*Exercise details:*
Go through the entries and write each one out again unchanged.

Start of Data section

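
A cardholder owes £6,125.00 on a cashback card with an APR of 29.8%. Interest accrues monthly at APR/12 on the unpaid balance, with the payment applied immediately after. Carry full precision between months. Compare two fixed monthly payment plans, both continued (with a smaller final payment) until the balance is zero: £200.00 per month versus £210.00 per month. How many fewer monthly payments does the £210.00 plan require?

Monthly rate r = 29.8%/12 = 2.48333% = 0.0248333.
At £200.00/mo: n = ⌈−ln(1 − rB₀/P)/ln(1+r)⌉ = 59 payments (last £53.88); total interest = total paid − £6,125.00 = £5,528.88.
At £210.00/mo: 53 payments (last £111.10); total interest £4,906.10.
Payments saved = 59 − 53 = 6.

6 fewer payments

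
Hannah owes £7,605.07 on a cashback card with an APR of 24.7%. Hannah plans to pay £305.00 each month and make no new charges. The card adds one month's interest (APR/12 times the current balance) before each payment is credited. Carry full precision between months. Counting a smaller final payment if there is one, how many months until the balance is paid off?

Monthly rate r = 24.7%/12 = 2.05833% = 0.0205833.
Recurrence: B ← B·(1+r) − £305.00.
Month 1: interest £156.54; balance after payment £7,456.61.
Month 2: interest £153.48; balance after payment £7,305.09.
Closed form: n = −ln(1 − rB₀/P)/ln(1+r) = −ln(0.48676)/ln(1.02058) ≈ 35.338, so the balance reaches zero during payment 36.

36 months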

End of Data section

*Exercise solution:*
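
A cardholder owes £6,125.00 on a cashback card with an APR of 29.8%. Interest accrues monthly at APR/12 on the unpaid balance, with the payment applied immediately after. Carry full precision between months. Compare two fixed monthly payment plans, both continued (with a smaller final payment) until the balance is zero: £200.00 per month versus £210.00 per month. How many fewer monthly payments does the £210.00 plan require?

Monthly rate r = 29.8%/12 = 2.48333% = 0.0248333.
At £200.00/mo: n = ⌈−ln(1 − rB₀/P)/ln(1+r)⌉ = 59 payments (last £53.88); total interest = total paid − £6,125.00 = £5,528.88.
At £210.00/mo: 53 payments (last £111.10); total interest £4,906.10.
Payments saved = 59 − 53 = 6.

6 fewer payments

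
Hannah owes £7,605.07 on a cashback card with an APR of 24.7%. Hannah plans to pay £305.00 each month and make no new charges. The card adds one month's interest (APR/12 times the current balance) before each payment is credited. Carry full precision between months. Counting a smaller final payment if there is one, how many months until the balance is paid off?

Monthly rate r = 24.7%/12 = 2.05833% = 0.0205833.
Recurrence: B ← B·(1+r) − £305.00.
Month 1: interest £156.54; balance after payment £7,456.61.
Month 2: interest £153.48; balance after payment £7,305.09.
Closed form: n = −ln(1 − rB₀/P)/ln(1+r) = −ln(0.48676)/ln(1.02058) ≈ 35.338, so the balance reaches zero during payment 36.

36 months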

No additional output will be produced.